#### WHAT IS BEING ASKED
The entries are to be repeated verbatim, with nothing left out.

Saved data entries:
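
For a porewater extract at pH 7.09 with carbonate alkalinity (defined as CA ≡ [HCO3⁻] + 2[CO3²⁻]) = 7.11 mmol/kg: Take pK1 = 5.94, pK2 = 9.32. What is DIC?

CA = [HCO3⁻] + 2[CO3²⁻] = (α₁ + 2α₂)·DIC
At pH 7.09: [H⁺]/K1 = 10^-1.15 = 0.070795, K2/[H⁺] = 10^-2.23 = 0.0058884
α₁ = 1/(1 + 0.070795 + 0.0058884) = 1/1.0767 = 0.9288; α₂ = α₁·K2/[H⁺] = 0.005469
α₁ + 2α₂ = 0.9397
DIC = CA / (α₁ + 2α₂) = 7.11 / 0.9397 = 7.57 mmol/kg

DIC = 7.57 mmol/kg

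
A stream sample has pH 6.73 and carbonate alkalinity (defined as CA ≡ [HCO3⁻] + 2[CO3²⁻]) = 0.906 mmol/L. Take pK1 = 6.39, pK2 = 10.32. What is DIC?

CA = [HCO3⁻] + 2[CO3²⁻] = (α₁ + 2α₂)·DIC
At pH 6.73: [H⁺]/K1 = 10^-0.34 = 0.45709, K2/[H⁺] = 10^-3.59 = 0.00025704
α₁ = 1/(1 + 0.45709 + 0.00025704) = 1/1.4573 = 0.6862; α₂ = α₁·K2/[H⁺] = 0.0001764
α₁ + 2α₂ = 0.6865
DIC = CA / (α₁ + 2α₂) = 0.906 / 0.6865 = 1.32 mmol/L

DIC = 1.32 mmol/L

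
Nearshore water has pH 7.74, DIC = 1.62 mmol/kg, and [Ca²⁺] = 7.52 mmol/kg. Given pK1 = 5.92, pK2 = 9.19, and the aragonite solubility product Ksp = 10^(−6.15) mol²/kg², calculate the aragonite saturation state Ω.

α₂ = 1 / (1 + [H⁺]/K2 + [H⁺]²/(K1K2)) = 1 / (1 + 10^+1.45 + 10^-0.37)
   = 1 / (1 + 28.184 + 0.42658) = 1/29.610 = 0.03377
[CO3²⁻] = α₂ × DIC = 0.03377 × 1.62 = 0.05471 mmol/kg
Ksp = 10^(−6.15) = 7.079×10^-7
Ω = [Ca²⁺][CO3²⁻]/Ksp = (7.52×10^-3)(5.471×10^-5) / 7.079×10^-7 = 0.581

Ω = 0.581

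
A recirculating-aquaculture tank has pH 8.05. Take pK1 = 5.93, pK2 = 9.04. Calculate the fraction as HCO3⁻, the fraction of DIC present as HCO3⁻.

α₁ = 0.901

α₁ = 1 / (1 + [H⁺]/K1 + K2/[H⁺]) = 1 / (1 + 10^-2.12 + 10^-0.99)
   = 1 / (1 + 0.0075858 + 0.10233) = 1/1.1099 = 0.9010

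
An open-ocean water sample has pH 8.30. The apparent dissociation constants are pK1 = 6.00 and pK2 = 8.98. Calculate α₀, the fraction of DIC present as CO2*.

α₀ = 1 / (1 + K1/[H⁺] + K1K2/[H⁺]²) = 1 / (1 + 10^+2.30 + 10^+1.62)
   = 1 / (1 + 199.53 + 41.687) = 1/242.21 = 0.004129

α₀ = 0.00413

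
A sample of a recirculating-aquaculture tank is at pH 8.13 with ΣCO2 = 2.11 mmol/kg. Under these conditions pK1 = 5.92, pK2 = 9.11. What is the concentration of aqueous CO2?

α₀ = 1 / (1 + K1/[H⁺] + K1K2/[H⁺]²) = 1 / (1 + 10^+2.21 + 10^+1.23)
   = 1 / (1 + 162.18 + 16.982) = 1/180.16 = 0.005551
[CO2*] = α₀ × DIC = 0.005551 × 2.11 = 0.0117 mmol/kg = 11.7 μmol/kg

[CO2*] = 11.7 μmol/kg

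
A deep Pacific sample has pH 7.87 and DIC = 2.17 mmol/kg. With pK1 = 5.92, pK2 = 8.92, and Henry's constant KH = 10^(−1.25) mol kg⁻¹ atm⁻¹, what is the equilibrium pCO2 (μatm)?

α₀ = 1 / (1 + K1/[H⁺] + K1K2/[H⁺]²) = 1 / (1 + 10^+1.95 + 10^+0.90)
   = 1 / (1 + 89.125 + 7.9433) = 1/98.068 = 0.01020
[CO2*] = α₀ × DIC = 0.01020 × 2.17 = 0.02213 mmol/kg
pCO2 = [CO2*]/KH = 2.213×10^-5 / 5.623×10^-2 = 393 μatm

pCO2 = 393 μatm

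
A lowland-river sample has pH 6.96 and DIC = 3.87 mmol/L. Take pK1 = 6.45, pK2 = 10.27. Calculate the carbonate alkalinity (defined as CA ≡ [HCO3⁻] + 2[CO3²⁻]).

CA = 2.96 mmol/L

CA = [HCO3⁻] + 2[CO3²⁻] = (α₁ + 2α₂)·DIC
At pH 6.96: [H⁺]/K1 = 10^-0.51 = 0.30903, K2/[H⁺] = 10^-3.31 = 0.00048978
α₁ = 1/(1 + 0.30903 + 0.00048978) = 1/1.3095 = 0.7636; α₂ = α₁·K2/[H⁺] = 0.0003740
α₁ + 2α₂ = 0.7644
CA = 0.7644 × 3.87 = 2.96 mmol/L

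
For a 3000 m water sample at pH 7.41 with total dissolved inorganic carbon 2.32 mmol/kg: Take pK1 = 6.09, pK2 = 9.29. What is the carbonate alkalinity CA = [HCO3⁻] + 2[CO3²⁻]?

CA = 2.24 mmol/kg

CA = [HCO3⁻] + 2[CO3²⁻] = (α₁ + 2α₂)·DIC
At pH 7.41: [H⁺]/K1 = 10^-1.32 = 0.047863, K2/[H⁺] = 10^-1.88 = 0.013183
α₁ = 1/(1 + 0.047863 + 0.013183) = 1/1.0610 = 0.9425; α₂ = α₁·K2/[H⁺] = 0.01242
α₁ + 2α₂ = 0.9673
CA = 0.9673 × 2.32 = 2.24 mmol/kg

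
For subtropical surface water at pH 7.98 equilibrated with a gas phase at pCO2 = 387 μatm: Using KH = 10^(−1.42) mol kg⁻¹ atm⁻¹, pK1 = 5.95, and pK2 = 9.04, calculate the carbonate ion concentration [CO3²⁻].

[CO3²⁻] = 0.137 mmol/kg

[CO2*] = KH · pCO2 = 10^(−1.42) × 387×10^-6 = 1.471×10^-5 mol/kg
α₀ = 1/(1 + K1/[H⁺] + K1K2/[H⁺]²) = 1/(1 + 10^+2.03 + 10^+0.97) = 0.008512
DIC = [CO2*]/α₀ = 1.471×10^-5 / 0.008512 = 1.729 mmol/kg
[CO3²⁻] = α₂·DIC; α₂ = 0.07944, so [CO3²⁻] = 0.07944 × 1.729 = 0.137 mmol/kg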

#### RESPONSE
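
For a porewater extract at pH 7.09 with carbonate alkalinity (defined as CA ≡ [HCO3⁻] + 2[CO3²⁻]) = 7.11 mmol/kg: Take pK1 = 5.94, pK2 = 9.32. What is DIC?

CA = [HCO3⁻] + 2[CO3²⁻] = (α₁ + 2α₂)·DIC
At pH 7.09: [H⁺]/K1 = 10^-1.15 = 0.070795, K2/[H⁺] = 10^-2.23 = 0.0058884
α₁ = 1/(1 + 0.070795 + 0.0058884) = 1/1.0767 = 0.9288; α₂ = α₁·K2/[H⁺] = 0.005469
α₁ + 2α₂ = 0.9397
DIC = CA / (α₁ + 2α₂) = 7.11 / 0.9397 = 7.57 mmol/kg

DIC = 7.57 mmol/kg

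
A stream sample has pH 6.73 and carbonate alkalinity (defined as CA ≡ [HCO3⁻] + 2[CO3²⁻]) = 0.906 mmol/L. Take pK1 = 6.39, pK2 = 10.32. What is DIC?

CA = [HCO3⁻] + 2[CO3²⁻] = (α₁ + 2α₂)·DIC
At pH 6.73: [H⁺]/K1 = 10^-0.34 = 0.45709, K2/[H⁺] = 10^-3.59 = 0.00025704
α₁ = 1/(1 + 0.45709 + 0.00025704) = 1/1.4573 = 0.6862; α₂ = α₁·K2/[H⁺] = 0.0001764
α₁ + 2α₂ = 0.6865
DIC = CA / (α₁ + 2α₂) = 0.906 / 0.6865 = 1.32 mmol/L

DIC = 1.32 mmol/L

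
Nearshore water has pH 7.74, DIC = 1.62 mmol/kg, and [Ca²⁺] = 7.52 mmol/kg. Given pK1 = 5.92, pK2 = 9.19, and the aragonite solubility product Ksp = 10^(−6.15) mol²/kg², calculate the aragonite saturation state Ω.

α₂ = 1 / (1 + [H⁺]/K2 + [H⁺]²/(K1K2)) = 1 / (1 + 10^+1.45 + 10^-0.37)
   = 1 / (1 + 28.184 + 0.42658) = 1/29.610 = 0.03377
[CO3²⁻] = α₂ × DIC = 0.03377 × 1.62 = 0.05471 mmol/kg
Ksp = 10^(−6.15) = 7.079×10^-7
Ω = [Ca²⁺][CO3²⁻]/Ksp = (7.52×10^-3)(5.471×10^-5) / 7.079×10^-7 = 0.581

Ω = 0.581

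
A recirculating-aquaculture tank has pH 8.05. Take pK1 = 5.93, pK2 = 9.04. Calculate the fraction as HCO3⁻, the fraction of DIC present as HCO3⁻.

α₁ = 0.901

α₁ = 1 / (1 + [H⁺]/K1 + K2/[H⁺]) = 1 / (1 + 10^-2.12 + 10^-0.99)
   = 1 / (1 + 0.0075858 + 0.10233) = 1/1.1099 = 0.9010

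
An open-ocean water sample has pH 8.30. The apparent dissociation constants are pK1 = 6.00 and pK2 = 8.98. Calculate α₀, the fraction of DIC present as CO2*.

α₀ = 1 / (1 + K1/[H⁺] + K1K2/[H⁺]²) = 1 / (1 + 10^+2.30 + 10^+1.62)
   = 1 / (1 + 199.53 + 41.687) = 1/242.21 = 0.004129

α₀ = 0.00413

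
A sample of a recirculating-aquaculture tank is at pH 8.13 with ΣCO2 = 2.11 mmol/kg. Under these conditions pK1 = 5.92, pK2 = 9.11. What is the concentration of aqueous CO2?

α₀ = 1 / (1 + K1/[H⁺] + K1K2/[H⁺]²) = 1 / (1 + 10^+2.21 + 10^+1.23)
   = 1 / (1 + 162.18 + 16.982) = 1/180.16 = 0.005551
[CO2*] = α₀ × DIC = 0.005551 × 2.11 = 0.0117 mmol/kg = 11.7 μmol/kg

[CO2*] = 11.7 μmol/kg

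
A deep Pacific sample has pH 7.87 and DIC = 2.17 mmol/kg. With pK1 = 5.92, pK2 = 8.92, and Henry's constant KH = 10^(−1.25) mol kg⁻¹ atm⁻¹, what is the equilibrium pCO2 (μatm)?

α₀ = 1 / (1 + K1/[H⁺] + K1K2/[H⁺]²) = 1 / (1 + 10^+1.95 + 10^+0.90)
   = 1 / (1 + 89.125 + 7.9433) = 1/98.068 = 0.01020
[CO2*] = α₀ × DIC = 0.01020 × 2.17 = 0.02213 mmol/kg
pCO2 = [CO2*]/KH = 2.213×10^-5 / 5.623×10^-2 = 393 μatm

pCO2 = 393 μatm

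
A lowland-river sample has pH 6.96 and DIC = 3.87 mmol/L. Take pK1 = 6.45, pK2 = 10.27. Calculate the carbonate alkalinity (defined as CA ≡ [HCO3⁻] + 2[CO3²⁻]).

CA = 2.96 mmol/L

CA = [HCO3⁻] + 2[CO3²⁻] = (α₁ + 2α₂)·DIC
At pH 6.96: [H⁺]/K1 = 10^-0.51 = 0.30903, K2/[H⁺] = 10^-3.31 = 0.00048978
α₁ = 1/(1 + 0.30903 + 0.00048978) = 1/1.3095 = 0.7636; α₂ = α₁·K2/[H⁺] = 0.0003740
α₁ + 2α₂ = 0.7644
CA = 0.7644 × 3.87 = 2.96 mmol/L

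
For a 3000 m water sample at pH 7.41 with total dissolved inorganic carbon 2.32 mmol/kg: Take pK1 = 6.09, pK2 = 9.29. What is the carbonate alkalinity CA = [HCO3⁻] + 2[CO3²⁻]?

CA = 2.24 mmol/kg

CA = [HCO3⁻] + 2[CO3²⁻] = (α₁ + 2α₂)·DIC
At pH 7.41: [H⁺]/K1 = 10^-1.32 = 0.047863, K2/[H⁺] = 10^-1.88 = 0.013183
α₁ = 1/(1 + 0.047863 + 0.013183) = 1/1.0610 = 0.9425; α₂ = α₁·K2/[H⁺] = 0.01242
α₁ + 2α₂ = 0.9673
CA = 0.9673 × 2.32 = 2.24 mmol/kg

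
For subtropical surface water at pH 7.98 equilibrated with a gas phase at pCO2 = 387 μatm: Using KH = 10^(−1.42) mol kg⁻¹ atm⁻¹, pK1 = 5.95, and pK2 = 9.04, calculate the carbonate ion concentration [CO3²⁻].

[CO3²⁻] = 0.137 mmol/kg

[CO2*] = KH · pCO2 = 10^(−1.42) × 387×10^-6 = 1.471×10^-5 mol/kg
α₀ = 1/(1 + K1/[H⁺] + K1K2/[H⁺]²) = 1/(1 + 10^+2.03 + 10^+0.97) = 0.008512
DIC = [CO2*]/α₀ = 1.471×10^-5 / 0.008512 = 1.729 mmol/kg
[CO3²⁻] = α₂·DIC; α₂ = 0.07944, so [CO3²⁻] = 0.07944 × 1.729 = 0.137 mmol/kg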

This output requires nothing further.